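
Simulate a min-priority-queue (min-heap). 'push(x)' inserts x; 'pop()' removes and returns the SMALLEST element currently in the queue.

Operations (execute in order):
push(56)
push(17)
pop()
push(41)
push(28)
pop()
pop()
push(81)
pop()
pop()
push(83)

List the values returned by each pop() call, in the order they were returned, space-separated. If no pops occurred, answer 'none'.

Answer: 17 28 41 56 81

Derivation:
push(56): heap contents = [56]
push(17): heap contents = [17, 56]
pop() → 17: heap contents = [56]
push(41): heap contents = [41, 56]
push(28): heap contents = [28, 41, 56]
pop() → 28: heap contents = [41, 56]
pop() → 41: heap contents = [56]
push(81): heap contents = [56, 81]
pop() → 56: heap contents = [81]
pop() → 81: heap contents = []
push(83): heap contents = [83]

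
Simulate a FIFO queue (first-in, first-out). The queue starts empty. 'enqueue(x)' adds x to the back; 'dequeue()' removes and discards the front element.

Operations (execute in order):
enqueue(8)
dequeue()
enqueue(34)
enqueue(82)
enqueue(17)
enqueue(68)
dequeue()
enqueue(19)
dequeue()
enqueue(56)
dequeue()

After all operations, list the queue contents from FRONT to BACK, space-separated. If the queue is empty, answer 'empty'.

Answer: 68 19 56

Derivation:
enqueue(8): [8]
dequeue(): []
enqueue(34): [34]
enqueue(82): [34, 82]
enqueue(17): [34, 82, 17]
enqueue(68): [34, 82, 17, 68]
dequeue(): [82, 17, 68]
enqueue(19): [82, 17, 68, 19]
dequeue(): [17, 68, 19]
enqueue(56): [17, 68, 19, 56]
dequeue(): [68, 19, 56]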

---

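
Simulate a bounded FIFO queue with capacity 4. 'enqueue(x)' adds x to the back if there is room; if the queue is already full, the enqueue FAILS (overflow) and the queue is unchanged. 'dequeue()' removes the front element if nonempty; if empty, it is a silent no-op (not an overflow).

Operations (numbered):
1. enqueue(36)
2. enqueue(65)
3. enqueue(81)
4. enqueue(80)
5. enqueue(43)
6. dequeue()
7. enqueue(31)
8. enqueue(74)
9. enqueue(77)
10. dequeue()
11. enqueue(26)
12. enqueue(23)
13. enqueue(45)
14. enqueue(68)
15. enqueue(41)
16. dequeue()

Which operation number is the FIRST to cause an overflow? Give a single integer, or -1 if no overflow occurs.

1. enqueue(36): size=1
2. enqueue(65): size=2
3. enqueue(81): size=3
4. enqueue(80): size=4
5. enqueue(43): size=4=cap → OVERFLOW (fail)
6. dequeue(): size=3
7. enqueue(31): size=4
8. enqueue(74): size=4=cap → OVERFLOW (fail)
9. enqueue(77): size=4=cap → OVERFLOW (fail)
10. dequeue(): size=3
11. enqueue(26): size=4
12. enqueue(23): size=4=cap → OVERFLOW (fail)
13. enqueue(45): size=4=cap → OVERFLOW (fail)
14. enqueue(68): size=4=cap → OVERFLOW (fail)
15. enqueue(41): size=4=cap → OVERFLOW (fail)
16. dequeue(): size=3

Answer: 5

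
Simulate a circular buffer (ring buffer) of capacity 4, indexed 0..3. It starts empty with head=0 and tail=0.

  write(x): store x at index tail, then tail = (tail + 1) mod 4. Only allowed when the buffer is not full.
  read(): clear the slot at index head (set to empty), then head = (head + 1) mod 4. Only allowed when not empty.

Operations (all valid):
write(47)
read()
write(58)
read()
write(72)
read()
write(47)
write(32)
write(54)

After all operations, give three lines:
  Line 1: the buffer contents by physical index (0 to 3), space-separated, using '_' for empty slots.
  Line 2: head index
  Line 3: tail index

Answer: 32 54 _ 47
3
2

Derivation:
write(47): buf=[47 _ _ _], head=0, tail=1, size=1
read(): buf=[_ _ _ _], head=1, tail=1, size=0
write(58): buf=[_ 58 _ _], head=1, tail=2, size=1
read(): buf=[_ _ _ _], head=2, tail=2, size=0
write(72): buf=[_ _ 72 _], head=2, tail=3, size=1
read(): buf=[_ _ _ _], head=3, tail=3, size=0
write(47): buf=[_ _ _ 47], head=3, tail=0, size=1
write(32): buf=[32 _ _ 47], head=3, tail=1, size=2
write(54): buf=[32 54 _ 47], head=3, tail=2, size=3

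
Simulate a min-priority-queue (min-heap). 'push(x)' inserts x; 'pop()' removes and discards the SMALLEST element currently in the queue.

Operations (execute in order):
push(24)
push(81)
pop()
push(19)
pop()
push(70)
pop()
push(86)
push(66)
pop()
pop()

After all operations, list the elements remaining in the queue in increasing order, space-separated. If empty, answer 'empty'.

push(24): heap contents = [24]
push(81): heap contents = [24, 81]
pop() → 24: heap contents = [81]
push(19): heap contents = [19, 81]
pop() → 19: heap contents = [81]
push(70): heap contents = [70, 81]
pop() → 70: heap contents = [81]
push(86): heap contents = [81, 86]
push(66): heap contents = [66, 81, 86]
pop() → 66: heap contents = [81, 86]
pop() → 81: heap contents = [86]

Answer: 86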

- **PROBLEM TO WORK ON**
In the records above, locate every line with the string "Simulate" and copy it.

- **TASK RESULT**
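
Simulate a min-priority-queue (min-heap). 'push(x)' inserts x; 'pop()' removes and returns the SMALLEST element currently in the queue.
Simulate a FIFO queue (first-in, first-out). The queue starts empty. 'enqueue(x)' adds x to the back; 'dequeue()' removes and discards the front element.
Simulate a bounded FIFO queue with capacity 4. 'enqueue(x)' adds x to the back if there is room; if the queue is already full, the enqueue FAILS (overflow) and the queue is unchanged. 'dequeue()' removes the front element if nonempty; if empty, it is a silent no-op (not an overflow).
Simulate a circular buffer (ring buffer) of capacity 4, indexed 0..3. It starts empty with head=0 and tail=0.
Simulate a min-priority-queue (min-heap). 'push(x)' inserts x; 'pop()' removes and discards the SMALLEST element currently in the queue.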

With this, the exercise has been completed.